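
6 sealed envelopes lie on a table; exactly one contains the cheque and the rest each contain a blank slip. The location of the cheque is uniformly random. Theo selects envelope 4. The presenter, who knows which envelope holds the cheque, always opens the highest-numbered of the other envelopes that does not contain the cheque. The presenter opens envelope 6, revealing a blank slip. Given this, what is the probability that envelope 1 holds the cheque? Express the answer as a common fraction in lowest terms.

Condition on the true location of the cheque.
If it is in any of envelopes 1, 2, 3, 4, and 5 (prior 1/6 each): envelope 6 is the highest-numbered option available, probability 1; weight (1/6)·1 = 1/6 each.
If it is in envelope 6 (prior 1/6): the presenter opened envelope 6, so this case is ruled out; weight (1/6)·0 = 0.
The weights sum to 5/6.
So P(the cheque in envelope 1 | the presenter opened envelope 6) = (1/6) / (5/6) = 1/5.

1/5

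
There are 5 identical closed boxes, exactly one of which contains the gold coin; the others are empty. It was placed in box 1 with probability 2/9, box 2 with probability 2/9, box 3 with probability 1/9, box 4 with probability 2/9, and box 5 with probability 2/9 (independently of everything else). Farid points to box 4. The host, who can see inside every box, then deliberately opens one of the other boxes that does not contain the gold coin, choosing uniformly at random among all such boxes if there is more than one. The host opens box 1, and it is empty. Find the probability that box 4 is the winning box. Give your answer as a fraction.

Condition on the true location of the gold coin.
If it is in box 1 (prior 2/9): the host opened box 1, so this case is ruled out; weight (2/9)·0 = 0.
If it is in either of boxes 2 and 5 (prior 2/9 each): the host has 3 equally likely choices, so probability 1/3; weight (2/9)·(1/3) = 2/27 each.
If it is in box 3 (prior 1/9): the host has 3 equally likely choices, so probability 1/3; weight (1/9)·(1/3) = 1/27.
If it is in box 4 (prior 2/9): the host has 4 equally likely choices, so probability 1/4; weight (2/9)·(1/4) = 1/18.
The weights sum to 13/54.
So P(the gold coin in box 4 | the host opened box 1) = (1/18) / (13/54) = 3/13.

3/13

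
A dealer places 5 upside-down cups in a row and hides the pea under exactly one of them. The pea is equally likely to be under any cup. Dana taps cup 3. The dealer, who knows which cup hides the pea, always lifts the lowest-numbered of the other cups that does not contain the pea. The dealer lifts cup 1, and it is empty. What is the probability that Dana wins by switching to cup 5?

Condition on the true location of the pea.
If it is under cup 1 (prior 1/5): the dealer opened cup 1, so this case is ruled out; weight (1/5)·0 = 0.
If it is under any of cups 2, 3, 4, and 5 (prior 1/5 each): cup 1 is the lowest-numbered option available, probability 1; weight (1/5)·1 = 1/5 each.
The weights sum to 4/5.
So P(the pea under cup 5 | the dealer opened cup 1) = (1/5) / (4/5) = 1/4.

1/4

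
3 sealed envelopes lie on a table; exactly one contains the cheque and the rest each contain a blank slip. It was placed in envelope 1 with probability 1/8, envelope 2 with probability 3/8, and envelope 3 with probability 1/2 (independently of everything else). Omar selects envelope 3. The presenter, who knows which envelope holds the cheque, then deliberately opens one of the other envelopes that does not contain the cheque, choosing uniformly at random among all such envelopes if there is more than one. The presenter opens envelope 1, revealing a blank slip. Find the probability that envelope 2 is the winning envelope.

Apply Bayes' rule, conditioning on where the cheque actually is.
If it is in envelope 1 (prior 1/8): the presenter opened envelope 1, so this case is ruled out; weight (1/8)·0 = 0.
If it is in envelope 2 (prior 3/8): the presenter has no choice, probability 1; weight (3/8)·1 = 3/8.
If it is in envelope 3 (prior 1/2): the presenter has 2 equally likely choices, so probability 1/2; weight (1/2)·(1/2) = 1/4.
The weights sum to 5/8.
So P(the cheque in envelope 2 | the presenter opened envelope 1) = (3/8) / (5/8) = 3/5.

3/5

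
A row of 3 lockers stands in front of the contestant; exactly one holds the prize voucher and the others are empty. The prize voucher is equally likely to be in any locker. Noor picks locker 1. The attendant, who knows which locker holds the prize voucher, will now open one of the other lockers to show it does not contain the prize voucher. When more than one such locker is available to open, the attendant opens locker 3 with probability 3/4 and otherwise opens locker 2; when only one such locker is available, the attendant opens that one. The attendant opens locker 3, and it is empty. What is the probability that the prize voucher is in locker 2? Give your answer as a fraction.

4/7

Consider each possible location of the prize voucher in turn.
If it is in locker 1 (prior 1/3): locker 3 is available, opened with probability 3/4; weight (1/3)·(3/4) = 1/4.
If it is in locker 2 (prior 1/3): only locker 3 is available, probability 1; weight (1/3)·1 = 1/3.
If it is in locker 3 (prior 1/3): the attendant opened locker 3, so this case is ruled out; weight (1/3)·0 = 0.
The weights sum to 7/12.
So P(the prize voucher in locker 2 | the attendant opened locker 3) = (1/3) / (7/12) = 4/7.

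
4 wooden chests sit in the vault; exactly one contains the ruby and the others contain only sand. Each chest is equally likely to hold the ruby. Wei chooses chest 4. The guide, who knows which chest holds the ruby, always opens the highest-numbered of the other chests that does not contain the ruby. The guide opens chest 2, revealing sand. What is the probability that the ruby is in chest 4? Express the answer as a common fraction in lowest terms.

Condition on the true location of the ruby.
If it is in either of chests 1 and 4 (prior 1/4 each): the guide would have opened chest 3 instead, probability 0; weight (1/4)·0 = 0 each.
If it is in chest 2 (prior 1/4): the guide opened chest 2, so this case is ruled out; weight (1/4)·0 = 0.
If it is in chest 3 (prior 1/4): chest 2 is the highest-numbered option available, probability 1; weight (1/4)·1 = 1/4.
The weights sum to 1/4.
So P(the ruby in chest 4 | the guide opened chest 2) = 0 / (1/4) = 0.

0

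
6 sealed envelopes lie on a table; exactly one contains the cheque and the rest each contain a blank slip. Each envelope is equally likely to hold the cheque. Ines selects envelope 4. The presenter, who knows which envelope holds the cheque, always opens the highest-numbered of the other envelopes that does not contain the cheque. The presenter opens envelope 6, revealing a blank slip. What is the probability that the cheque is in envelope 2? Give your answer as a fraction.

1/5

Consider each possible location of the cheque in turn.
If it is in any of envelopes 1, 2, 3, 4, and 5 (prior 1/6 each): envelope 6 is the highest-numbered option available, probability 1; weight (1/6)·1 = 1/6 each.
If it is in envelope 6 (prior 1/6): the presenter opened envelope 6, so this case is ruled out; weight (1/6)·0 = 0.
The weights sum to 5/6.
So P(the cheque in envelope 2 | the presenter opened envelope 6) = (1/6) / (5/6) = 1/5.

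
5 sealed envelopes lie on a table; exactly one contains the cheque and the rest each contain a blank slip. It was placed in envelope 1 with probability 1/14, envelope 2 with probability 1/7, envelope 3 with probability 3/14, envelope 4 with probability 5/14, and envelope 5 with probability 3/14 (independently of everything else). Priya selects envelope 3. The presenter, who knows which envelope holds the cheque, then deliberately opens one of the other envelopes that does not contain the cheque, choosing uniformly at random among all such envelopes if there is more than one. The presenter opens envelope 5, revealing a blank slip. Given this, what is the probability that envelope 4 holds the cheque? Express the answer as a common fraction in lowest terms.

Condition on the true location of the cheque.
If it is in envelope 1 (prior 1/14): the presenter has 3 equally likely choices, so probability 1/3; weight (1/14)·(1/3) = 1/42.
If it is in envelope 2 (prior 1/7): the presenter has 3 equally likely choices, so probability 1/3; weight (1/7)·(1/3) = 1/21.
If it is in envelope 3 (prior 3/14): the presenter has 4 equally likely choices, so probability 1/4; weight (3/14)·(1/4) = 3/56.
If it is in envelope 4 (prior 5/14): the presenter has 3 equally likely choices, so probability 1/3; weight (5/14)·(1/3) = 5/42.
If it is in envelope 5 (prior 3/14): the presenter opened envelope 5, so this case is ruled out; weight (3/14)·0 = 0.
The weights sum to 41/168.
So P(the cheque in envelope 4 | the presenter opened envelope 5) = (5/42) / (41/168) = 20/41.

20/41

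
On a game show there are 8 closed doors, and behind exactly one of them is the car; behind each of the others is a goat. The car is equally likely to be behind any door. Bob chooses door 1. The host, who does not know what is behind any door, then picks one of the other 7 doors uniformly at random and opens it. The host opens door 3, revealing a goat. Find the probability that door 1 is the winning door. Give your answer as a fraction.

1/7

Consider each possible location of the car in turn.
If it is behind any of doors 1, 2, 4, 5, 6, 7, and 8 (prior 1/8 each): the host picks door 3 with probability 1/7 regardless, and it is not the prize; weight (1/8)·(1/7) = 1/56 each.
If it is behind door 3 (prior 1/8): the host opened door 3, so this case is ruled out; weight (1/8)·0 = 0.
The weights sum to 1/8.
So P(the car behind door 1 | the host opened door 3) = (1/56) / (1/8) = 1/7.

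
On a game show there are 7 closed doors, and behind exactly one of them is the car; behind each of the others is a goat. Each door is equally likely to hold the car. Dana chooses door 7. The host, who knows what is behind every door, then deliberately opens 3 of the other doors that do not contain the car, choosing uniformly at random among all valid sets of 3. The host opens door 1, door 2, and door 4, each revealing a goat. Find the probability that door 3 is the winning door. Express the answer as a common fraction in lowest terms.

2/7

Condition on the true location of the car.
If it is behind any of doors 1, 2, and 4 (prior 1/7 each): that door was opened and seen not to hold the prize — ruled out; weight (1/7)·0 = 0 each.
If it is behind any of doors 3, 5, and 6 (prior 1/7 each): the host has 10 equally likely choices, so probability 1/10; weight (1/7)·(1/10) = 1/70 each.
If it is behind door 7 (prior 1/7): the host has 20 equally likely choices, so probability 1/20; weight (1/7)·(1/20) = 1/140.
The weights sum to 1/20.
So P(the car behind door 3 | the host opened door 1, door 2, and door 4) = (1/70) / (1/20) = 2/7.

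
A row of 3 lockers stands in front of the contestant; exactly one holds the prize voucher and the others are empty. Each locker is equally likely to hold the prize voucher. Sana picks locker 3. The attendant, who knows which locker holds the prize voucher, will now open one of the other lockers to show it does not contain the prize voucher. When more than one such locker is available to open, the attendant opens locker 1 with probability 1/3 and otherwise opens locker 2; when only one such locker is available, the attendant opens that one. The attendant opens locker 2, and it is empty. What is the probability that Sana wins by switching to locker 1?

Consider each possible location of the prize voucher in turn.
If it is in locker 1 (prior 1/3): only locker 2 is available, probability 1; weight (1/3)·1 = 1/3.
If it is in locker 2 (prior 1/3): the attendant opened locker 2, so this case is ruled out; weight (1/3)·0 = 0.
If it is in locker 3 (prior 1/3): locker 1 is available but not opened, probability 2/3; weight (1/3)·(2/3) = 2/9.
The weights sum to 5/9.
So P(the prize voucher in locker 1 | the attendant opened locker 2) = (1/3) / (5/9) = 3/5.

3/5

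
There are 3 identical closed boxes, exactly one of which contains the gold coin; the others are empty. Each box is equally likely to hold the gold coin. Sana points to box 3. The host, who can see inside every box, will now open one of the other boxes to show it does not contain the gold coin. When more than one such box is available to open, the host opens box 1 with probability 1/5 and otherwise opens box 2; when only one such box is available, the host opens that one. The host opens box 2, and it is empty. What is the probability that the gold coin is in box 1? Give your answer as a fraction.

5/9

Consider each possible location of the gold coin in turn.
If it is in box 1 (prior 1/3): only box 2 is available, probability 1; weight (1/3)·1 = 1/3.
If it is in box 2 (prior 1/3): the host opened box 2, so this case is ruled out; weight (1/3)·0 = 0.
If it is in box 3 (prior 1/3): box 1 is available but not opened, probability 4/5; weight (1/3)·(4/5) = 4/15.
The weights sum to 3/5.
So P(the gold coin in box 1 | the host opened box 2) = (1/3) / (3/5) = 5/9.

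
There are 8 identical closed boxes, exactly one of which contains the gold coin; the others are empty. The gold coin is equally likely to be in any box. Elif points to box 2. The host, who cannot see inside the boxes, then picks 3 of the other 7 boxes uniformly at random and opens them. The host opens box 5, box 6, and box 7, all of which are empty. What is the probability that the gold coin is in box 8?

Condition on the true location of the gold coin.
If it is in any of boxes 1, 2, 3, 4, and 8 (prior 1/8 each): the host picks exactly this set with probability 1/35 regardless, and none is the prize; weight (1/8)·(1/35) = 1/280 each.
If it is in any of boxes 5, 6, and 7 (prior 1/8 each): that box was opened and seen not to hold the prize — ruled out; weight (1/8)·0 = 0 each.
The weights sum to 1/56.
So P(the gold coin in box 8 | the host opened box 5, box 6, and box 7) = (1/280) / (1/56) = 1/5.

1/5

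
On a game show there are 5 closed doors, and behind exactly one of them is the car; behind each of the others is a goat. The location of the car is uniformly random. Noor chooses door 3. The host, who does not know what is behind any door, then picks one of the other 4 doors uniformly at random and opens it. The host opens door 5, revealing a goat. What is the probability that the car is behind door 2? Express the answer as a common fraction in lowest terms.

Because the host chose which door to open without knowing where the car is, the choice is independent of the prize location. Learning that door 5 does not hold the car simply rules out that one location and leaves the remaining 4 doors still equally likely by symmetry.
So P(the car behind door 2) = 1/4.

1/4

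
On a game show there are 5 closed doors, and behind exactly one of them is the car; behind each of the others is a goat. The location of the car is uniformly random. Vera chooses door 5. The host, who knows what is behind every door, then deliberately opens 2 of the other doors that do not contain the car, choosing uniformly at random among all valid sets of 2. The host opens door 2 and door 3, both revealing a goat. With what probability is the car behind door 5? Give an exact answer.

Consider each possible location of the car in turn.
If it is behind either of doors 1 and 4 (prior 1/5 each): the host has 3 equally likely choices, so probability 1/3; weight (1/5)·(1/3) = 1/15 each.
If it is behind either of doors 2 and 3 (prior 1/5 each): that door was opened and seen not to hold the prize — ruled out; weight (1/5)·0 = 0 each.
If it is behind door 5 (prior 1/5): the host has 6 equally likely choices, so probability 1/6; weight (1/5)·(1/6) = 1/30.
The weights sum to 1/6.
So P(the car behind door 5 | the host opened door 2 and door 3) = (1/30) / (1/6) = 1/5.

1/5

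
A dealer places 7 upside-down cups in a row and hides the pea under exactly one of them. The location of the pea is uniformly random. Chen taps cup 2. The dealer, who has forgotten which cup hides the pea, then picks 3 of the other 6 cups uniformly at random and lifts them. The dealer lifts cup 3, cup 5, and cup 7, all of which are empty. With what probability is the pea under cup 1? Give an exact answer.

1/4

Apply Bayes' rule, conditioning on where the pea actually is.
If it is under any of cups 1, 2, 4, and 6 (prior 1/7 each): the dealer picks exactly this set with probability 1/20 regardless, and none is the prize; weight (1/7)·(1/20) = 1/140 each.
If it is under any of cups 3, 5, and 7 (prior 1/7 each): that cup was opened and seen not to hold the prize — ruled out; weight (1/7)·0 = 0 each.
The weights sum to 1/35.
So P(the pea under cup 1 | the dealer opened cup 3, cup 5, and cup 7) = (1/140) / (1/35) = 1/4.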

—————

▸ **Your instructions**: Output exactly the lines of the data that run from the one containing "A dealer places 7" to the very last line, and no others.

▸ **Task solution**:
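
A dealer places 7 upside-down cups in a row and hides the pea under exactly one of them. The location of the pea is uniformly random. Chen taps cup 2. The dealer, who has forgotten which cup hides the pea, then picks 3 of the other 6 cups uniformly at random and lifts them. The dealer lifts cup 3, cup 5, and cup 7, all of which are empty. With what probability is the pea under cup 1? Give an exact answer.

1/4

Apply Bayes' rule, conditioning on where the pea actually is.
If it is under any of cups 1, 2, 4, and 6 (prior 1/7 each): the dealer picks exactly this set with probability 1/20 regardless, and none is the prize; weight (1/7)·(1/20) = 1/140 each.
If it is under any of cups 3, 5, and 7 (prior 1/7 each): that cup was opened and seen not to hold the prize — ruled out; weight (1/7)·0 = 0 each.
The weights sum to 1/35.
So P(the pea under cup 1 | the dealer opened cup 3, cup 5, and cup 7) = (1/140) / (1/35) = 1/4.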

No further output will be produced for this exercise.